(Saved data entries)
----

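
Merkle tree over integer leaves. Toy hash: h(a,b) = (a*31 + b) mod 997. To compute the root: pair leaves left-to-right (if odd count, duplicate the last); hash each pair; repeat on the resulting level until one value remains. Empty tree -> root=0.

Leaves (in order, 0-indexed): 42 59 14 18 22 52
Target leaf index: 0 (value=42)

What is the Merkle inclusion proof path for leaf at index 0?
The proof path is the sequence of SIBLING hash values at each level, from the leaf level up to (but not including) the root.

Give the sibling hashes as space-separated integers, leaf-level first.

L0 (leaves): [42, 59, 14, 18, 22, 52], target index=0
L1: h(42,59)=(42*31+59)%997=364 [pair 0] h(14,18)=(14*31+18)%997=452 [pair 1] h(22,52)=(22*31+52)%997=734 [pair 2] -> [364, 452, 734]
  Sibling for proof at L0: 59
L2: h(364,452)=(364*31+452)%997=769 [pair 0] h(734,734)=(734*31+734)%997=557 [pair 1] -> [769, 557]
  Sibling for proof at L1: 452
L3: h(769,557)=(769*31+557)%997=468 [pair 0] -> [468]
  Sibling for proof at L2: 557
Root: 468
Proof path (sibling hashes from leaf to root): [59, 452, 557]

Answer: 59 452 557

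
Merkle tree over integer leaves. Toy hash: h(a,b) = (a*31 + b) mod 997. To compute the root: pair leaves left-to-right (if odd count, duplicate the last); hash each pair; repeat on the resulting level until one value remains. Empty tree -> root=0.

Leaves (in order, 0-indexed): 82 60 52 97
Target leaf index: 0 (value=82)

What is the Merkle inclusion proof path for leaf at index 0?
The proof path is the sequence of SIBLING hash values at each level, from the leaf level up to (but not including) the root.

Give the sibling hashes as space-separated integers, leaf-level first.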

----

(What the task asks):
Return the records given above in their entirety, word for word.

(Task solution):
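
Merkle tree over integer leaves. Toy hash: h(a,b) = (a*31 + b) mod 997. To compute the root: pair leaves left-to-right (if odd count, duplicate the last); hash each pair; repeat on the resulting level until one value remains. Empty tree -> root=0.

Leaves (in order, 0-indexed): 42 59 14 18 22 52
Target leaf index: 0 (value=42)

What is the Merkle inclusion proof path for leaf at index 0?
The proof path is the sequence of SIBLING hash values at each level, from the leaf level up to (but not including) the root.

Give the sibling hashes as space-separated integers, leaf-level first.

L0 (leaves): [42, 59, 14, 18, 22, 52], target index=0
L1: h(42,59)=(42*31+59)%997=364 [pair 0] h(14,18)=(14*31+18)%997=452 [pair 1] h(22,52)=(22*31+52)%997=734 [pair 2] -> [364, 452, 734]
  Sibling for proof at L0: 59
L2: h(364,452)=(364*31+452)%997=769 [pair 0] h(734,734)=(734*31+734)%997=557 [pair 1] -> [769, 557]
  Sibling for proof at L1: 452
L3: h(769,557)=(769*31+557)%997=468 [pair 0] -> [468]
  Sibling for proof at L2: 557
Root: 468
Proof path (sibling hashes from leaf to root): [59, 452, 557]

Answer: 59 452 557

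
Merkle tree over integer leaves. Toy hash: h(a,b) = (a*31 + b) mod 997. To compute the root: pair leaves left-to-right (if odd count, duplicate the last); hash each pair; repeat on the resulting level until one value remains. Empty tree -> root=0.

Leaves (in order, 0-indexed): 82 60 52 97
Target leaf index: 0 (value=82)

What is the Merkle inclusion proof path for leaf at index 0?
The proof path is the sequence of SIBLING hash values at each level, from the leaf level up to (but not including) the root.

Give the sibling hashes as space-separated integers, leaf-level first.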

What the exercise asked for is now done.